Records shown
-=-=-=-=-

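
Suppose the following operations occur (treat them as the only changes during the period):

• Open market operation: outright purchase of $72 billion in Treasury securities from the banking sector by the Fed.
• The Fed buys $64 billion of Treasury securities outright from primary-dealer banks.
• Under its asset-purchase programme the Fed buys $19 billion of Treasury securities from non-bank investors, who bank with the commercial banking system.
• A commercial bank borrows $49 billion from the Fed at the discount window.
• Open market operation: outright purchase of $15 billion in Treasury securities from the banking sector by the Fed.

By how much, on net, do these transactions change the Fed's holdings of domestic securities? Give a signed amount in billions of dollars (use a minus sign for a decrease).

OMO purchase (from banks) $72 billion: securities added to the Fed's portfolio → +$72B.
OMO purchase (from banks) $64 billion: securities added to the Fed's portfolio → +$64B.
Asset purchase (from non-banks) $19 billion: securities added to the Fed's portfolio → +$19B.
Discount-window loan $49 billion: the Fed's securities portfolio is untouched → 0.
OMO purchase (from banks) $15 billion: securities added to the Fed's portfolio → +$15B.
Net: 72 + 64 + 19 + 0 + 15 = +$170 billion.

+$170 billion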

-=-=-=-=-

Problem requirements
Respond with nothing but the number of lines in the entries that contain the string "commercial".

Solution
2